◆ **Task item**
The data below must be returned in full and exactly.

◆ **Provided information**

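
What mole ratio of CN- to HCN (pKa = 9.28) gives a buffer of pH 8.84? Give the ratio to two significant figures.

ratio = 0.36

pH = pKa + log(r) ⇒ log(r) = 8.84 − 9.28 = -0.44
r = [CN-]/[HCN] = 10^(-0.44) = 0.363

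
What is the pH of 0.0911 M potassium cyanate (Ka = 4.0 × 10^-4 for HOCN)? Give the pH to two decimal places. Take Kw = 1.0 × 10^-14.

pH = 8.18

OCN- is the conjugate base of the weak acid HOCN.
Kb = Kw/Ka = 1.0×10^-14 / 4.0 × 10^-4 = 2.50 × 10^-11
From the ICE table, Kb = [OH-]²/(0.0911 − [OH-]) = 2.50 × 10^-11.
Assume [OH-] ≪ 0.0911: [OH-] ≈ √(2.50 × 10^-11 × 0.0911) = 1.51 × 10^-6 M
Check: 0.0017% ionized — well under 5%, approximation valid.
pOH = −log(1.51 × 10^-6) = 5.82; pH = 14.00 − 5.82 = 8.18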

◆ **Finished exercise**
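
What mole ratio of CN- to HCN (pKa = 9.28) gives a buffer of pH 8.84? Give the ratio to two significant figures.

ratio = 0.36

pH = pKa + log(r) ⇒ log(r) = 8.84 − 9.28 = -0.44
r = [CN-]/[HCN] = 10^(-0.44) = 0.363

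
What is the pH of 0.0911 M potassium cyanate (Ka = 4.0 × 10^-4 for HOCN)? Give the pH to two decimal places. Take Kw = 1.0 × 10^-14.

pH = 8.18

OCN- is the conjugate base of the weak acid HOCN.
Kb = Kw/Ka = 1.0×10^-14 / 4.0 × 10^-4 = 2.50 × 10^-11
From the ICE table, Kb = [OH-]²/(0.0911 − [OH-]) = 2.50 × 10^-11.
Assume [OH-] ≪ 0.0911: [OH-] ≈ √(2.50 × 10^-11 × 0.0911) = 1.51 × 10^-6 M
Check: 0.0017% ionized — well under 5%, approximation valid.
pOH = −log(1.51 × 10^-6) = 5.82; pH = 14.00 − 5.82 = 8.18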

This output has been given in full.